Stored items from a collection:
=== Begin Enclosure ===

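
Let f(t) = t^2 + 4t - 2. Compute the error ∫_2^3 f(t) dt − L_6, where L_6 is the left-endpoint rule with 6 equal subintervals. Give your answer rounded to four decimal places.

Exact integral: ∫_2^3 f(t) dt ≈ 14.333333.
L_6 ≈ 13.587963.
Error ≈ 14.333333 − 13.587963 ≈ 0.7454.

0.7454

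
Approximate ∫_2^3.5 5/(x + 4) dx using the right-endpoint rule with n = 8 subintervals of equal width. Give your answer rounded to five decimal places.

Δx = (3.5 − 2)/8 = 0.1875.
Right endpoints: 2.1875, 2.375, 2.5625, 2.75, 2.9375, 3.125, 3.3125, 3.5.
f(2.1875) = 80/99, f(2.375) = 40/51, f(2.5625) = 16/21, f(2.75) = 20/27, f(2.9375) = 80/111, f(3.125) = 40/57, f(3.3125) = 80/117, f(3.5) = 2/3.
Sum = Δx · [f(2.1875) + f(2.375) + f(2.5625) + ...].
Sum ≈ 1.10024.

1.10024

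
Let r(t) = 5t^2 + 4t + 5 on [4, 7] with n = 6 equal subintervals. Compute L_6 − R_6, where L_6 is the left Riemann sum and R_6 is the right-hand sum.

-88.5

L_6 = 502.375.
R_6 = 590.875.
L_6 − R_6 = -88.5.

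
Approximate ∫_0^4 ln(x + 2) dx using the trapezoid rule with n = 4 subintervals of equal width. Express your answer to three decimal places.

Δx = (4 − 0)/4 = 1.
f(0) ≈ 0.693, f(1) ≈ 1.099, f(2) ≈ 1.386, f(3) ≈ 1.609, f(4) ≈ 1.792.
T_4 = (Δx/2)·[f(x_0) + 2f(x_1) + 2f(x_2) + 2f(x_3) + f(x_4)].
Sum ≈ 5.337.

5.337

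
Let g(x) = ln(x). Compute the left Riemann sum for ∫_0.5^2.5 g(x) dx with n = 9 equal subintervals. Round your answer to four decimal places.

0.4519

Δx = (2.5 − 0.5)/9 = 2/9.
Left endpoints: 0.5, 13/18, 17/18, 7/6, 25/18, 29/18, 11/6, 37/18, 41/18.
g(0.5) ≈ -0.6931, g(13/18) ≈ -0.3254, g(17/18) ≈ -0.0572, g(7/6) ≈ 0.1542, g(25/18) ≈ 0.3285, g(29/18) ≈ 0.4769, g(11/6) ≈ 0.6061, g(37/18) ≈ 0.7205, g(41/18) ≈ 0.8232.
Sum = Δx · [g(0.5) + g(13/18) + g(17/18) + ...].
Sum ≈ 0.4519.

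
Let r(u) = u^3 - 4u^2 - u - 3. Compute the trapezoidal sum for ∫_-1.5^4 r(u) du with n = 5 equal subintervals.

-50.75125

Δu = (4 − (-1.5))/5 = 1.1.
r(-1.5) = -13.875, r(-0.4) = -3.304, r(0.7) = -5.317, r(1.8) = -11.928, r(2.9) = -15.151, r(4) = -7.
T_5 = (Δu/2)·[r(u_0) + 2r(u_1) + ... + 2r(u_{4}) + r(u_5)].
Sum = -50.75125.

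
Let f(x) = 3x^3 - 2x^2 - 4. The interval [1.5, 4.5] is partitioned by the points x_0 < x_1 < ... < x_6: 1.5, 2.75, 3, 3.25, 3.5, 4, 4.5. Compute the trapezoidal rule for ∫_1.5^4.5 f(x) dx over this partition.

240.4453125

Subinterval widths: 1.25, 0.25, 0.25, 0.25, 0.5, 0.5.
f(1.5) = 1.625, f(2.75) = 43.265625, f(3) = 59, f(3.25) = 77.859375, f(3.5) = 100.125, f(4) = 156, f(4.5) = 228.875.
On each subinterval the trapezoid contributes (Δx_i/2)·[f(x_{i-1}) + f(x_i)].
Sum = 240.4453125.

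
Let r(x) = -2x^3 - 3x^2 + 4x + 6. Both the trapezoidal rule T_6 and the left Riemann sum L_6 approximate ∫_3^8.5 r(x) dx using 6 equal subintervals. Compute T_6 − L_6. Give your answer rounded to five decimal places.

T_6 ≈ -3026.0407986.
L_6 ≈ -2410.9574653.
T_6 − L_6 ≈ -615.08333.

-615.08333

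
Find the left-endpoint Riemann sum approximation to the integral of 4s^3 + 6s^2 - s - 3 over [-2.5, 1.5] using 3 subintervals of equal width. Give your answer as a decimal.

Δs = (1.5 − (-2.5))/3 = 4/3.
Left endpoints: -2.5, -7/6, 1/6.
f(-2.5) = -25.5, f(-7/6) = -1/54, f(1/6) = -161/54.
Sum = Δs · [f(-2.5) + f(-7/6) + f(1/6)].
Sum = -38.

-38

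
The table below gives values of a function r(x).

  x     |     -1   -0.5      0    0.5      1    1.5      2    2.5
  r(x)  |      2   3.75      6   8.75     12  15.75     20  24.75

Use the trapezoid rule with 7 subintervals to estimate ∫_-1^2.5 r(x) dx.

Δx = 0.5.
T_7 = (0.5/2)·[2 + 2·3.75 + 2·6 + 2·8.75 + 2·12 + 2·15.75 + 2·20 + 24.75] = 39.8125.

39.8125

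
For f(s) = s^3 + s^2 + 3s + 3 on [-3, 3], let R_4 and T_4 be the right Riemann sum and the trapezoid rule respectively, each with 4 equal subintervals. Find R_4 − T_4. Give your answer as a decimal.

R_4 = 92.25.
T_4 = 38.25.
R_4 − T_4 = 54.

54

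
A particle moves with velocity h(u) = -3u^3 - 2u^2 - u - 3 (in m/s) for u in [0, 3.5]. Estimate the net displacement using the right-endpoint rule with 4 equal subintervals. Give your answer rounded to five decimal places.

-234.20605

Δu = (3.5 − 0)/4 = 0.875.
Right endpoints: 0.875, 1.75, 2.625, 3.5.
h(0.875) = -3797/512, h(1.75) = -26.953125, h(2.625) = -37719/512, h(3.5) = -159.625.
Sum = Δu · [h(0.875) + h(1.75) + h(2.625) + h(3.5)].
Sum ≈ -234.20605.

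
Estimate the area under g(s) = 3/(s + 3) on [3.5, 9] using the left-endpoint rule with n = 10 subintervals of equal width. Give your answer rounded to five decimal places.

1.89875

Δs = (9 − 3.5)/10 = 0.55.
Left endpoints: 3.5, 4.05, 4.6, 5.15, 5.7, 6.25, 6.8, 7.35, 7.9, 8.45.
g(3.5) = 6/13, g(4.05) = 20/47, g(4.6) = 15/38, g(5.15) = 60/163, g(5.7) = 10/29, g(6.25) = 12/37, g(6.8) = 15/49, g(7.35) = 20/69, g(7.9) = 30/109, g(8.45) = 60/229.
Sum = Δs · [g(3.5) + g(4.05) + g(4.6) + ...].
Sum ≈ 1.89875.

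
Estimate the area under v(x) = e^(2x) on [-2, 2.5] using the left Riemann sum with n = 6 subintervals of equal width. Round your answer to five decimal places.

31.96613

Δx = (2.5 − (-2))/6 = 0.75.
Left endpoints: -2, -1.25, -0.5, 0.25, 1, 1.75.
v(-2) ≈ 0.01832, v(-1.25) ≈ 0.08208, v(-0.5) ≈ 0.36788, v(0.25) ≈ 1.64872, v(1) ≈ 7.38906, v(1.75) ≈ 33.11545.
Sum = Δx · [v(-2) + v(-1.25) + v(-0.5) + ...].
Sum ≈ 31.96613.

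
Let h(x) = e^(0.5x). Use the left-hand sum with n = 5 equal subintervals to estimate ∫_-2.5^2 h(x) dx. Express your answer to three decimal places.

Δx = (2 − (-2.5))/5 = 0.9.
Left endpoints: -2.5, -1.6, -0.7, 0.2, 1.1.
h(-2.5) ≈ 0.287, h(-1.6) ≈ 0.449, h(-0.7) ≈ 0.705, h(0.2) ≈ 1.105, h(1.1) ≈ 1.733.
Sum = Δx · [h(-2.5) + h(-1.6) + h(-0.7) + h(0.2) + h(1.1)].
Sum ≈ 3.851.

3.851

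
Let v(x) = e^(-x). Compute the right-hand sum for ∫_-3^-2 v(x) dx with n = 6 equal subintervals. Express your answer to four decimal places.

11.6678

Δx = (-2 − (-3))/6 = 1/6.
Right endpoints: -17/6, -8/3, -2.5, -7/3, -13/6, -2.
v(-17/6) ≈ 17.0020, v(-8/3) ≈ 14.3919, v(-2.5) ≈ 12.1825, v(-7/3) ≈ 10.3123, v(-13/6) ≈ 8.7291, v(-2) ≈ 7.3891.
Sum = Δx · [v(-17/6) + v(-8/3) + v(-2.5) + ...].
Sum ≈ 11.6678.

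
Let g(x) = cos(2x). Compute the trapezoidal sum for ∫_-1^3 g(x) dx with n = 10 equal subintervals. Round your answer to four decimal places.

Δx = (3 − (-1))/10 = 0.4.
g(-1) ≈ -0.4161, g(-0.6) ≈ 0.3624, g(-0.2) ≈ 0.9211, g(0.2) ≈ 0.9211, g(0.6) ≈ 0.3624, g(1) ≈ -0.4161, g(1.4) ≈ -0.9422, g(1.8) ≈ -0.8968, g(2.2) ≈ -0.3073, g(2.6) ≈ 0.4685, g(3) ≈ 0.9602.
T_10 = (Δx/2)·[g(x_0) + 2g(x_1) + ... + 2g(x_{9}) + g(x_10)].
Sum ≈ 0.2980.

0.2980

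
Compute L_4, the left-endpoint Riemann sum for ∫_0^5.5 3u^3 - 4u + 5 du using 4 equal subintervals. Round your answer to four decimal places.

368.1670

Δu = (5.5 − 0)/4 = 1.375.
Left endpoints: 0, 1.375, 2.75, 4.125.
f(0) = 5, f(1.375) = 3737/512, f(2.75) = 56.390625, f(4.125) = 101923/512.
Sum = Δu · [f(0) + f(1.375) + f(2.75) + f(4.125)].
Sum ≈ 368.1670.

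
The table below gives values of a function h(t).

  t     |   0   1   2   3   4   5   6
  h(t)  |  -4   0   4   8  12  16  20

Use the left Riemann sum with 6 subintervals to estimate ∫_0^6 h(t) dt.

36

Δt = 1.
Sum = 1·[(-4) + 0 + 4 + 8 + 12 + 16] = 36.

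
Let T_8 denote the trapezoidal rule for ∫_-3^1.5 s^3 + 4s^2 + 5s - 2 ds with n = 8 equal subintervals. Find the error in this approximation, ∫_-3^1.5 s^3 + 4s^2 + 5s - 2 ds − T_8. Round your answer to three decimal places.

Exact integral: ∫_-3^1.5 f(s) ds = -4.359375.
T_8 ≈ -3.94409.
Error ≈ -4.359375 − (-3.94409) ≈ -0.415.

-0.415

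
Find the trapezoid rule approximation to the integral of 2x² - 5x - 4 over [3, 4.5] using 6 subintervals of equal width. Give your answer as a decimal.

8.65625

Δx = (4.5 − 3)/6 = 0.25.
f(3) = -1, f(3.25) = 0.875, f(3.5) = 3, f(3.75) = 5.375, f(4) = 8, f(4.25) = 10.875, f(4.5) = 14.
T_6 = (Δx/2)·[f(x_0) + 2f(x_1) + ... + 2f(x_{5}) + f(x_6)].
Sum = 8.65625.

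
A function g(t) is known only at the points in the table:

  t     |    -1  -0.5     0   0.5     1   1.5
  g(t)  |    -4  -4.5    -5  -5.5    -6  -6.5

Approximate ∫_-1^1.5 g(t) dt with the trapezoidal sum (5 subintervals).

-13.125

Δt = 0.5.
T_5 = (0.5/2)·[(-4) + 2·(-4.5) + 2·(-5) + 2·(-5.5) + 2·(-6) + (-6.5)] = -13.125.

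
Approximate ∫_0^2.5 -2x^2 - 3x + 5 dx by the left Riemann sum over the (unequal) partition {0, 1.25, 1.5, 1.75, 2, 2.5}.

-1.3125

Subinterval widths: 1.25, 0.25, 0.25, 0.25, 0.5.
Left endpoints: 0, 1.25, 1.5, 1.75, 2.
f(0) = 5, f(1.25) = -1.875, f(1.5) = -4, f(1.75) = -6.375, f(2) = -9.
Sum = Σ Δx_i · f(x_i).
Sum = -1.3125.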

=== End Enclosure ===

DIRECTIONS FOR THIS TASK: Say how many lines of the data include the word "below". Nothing other than the number should be given.

YOUR RESPONSE: 2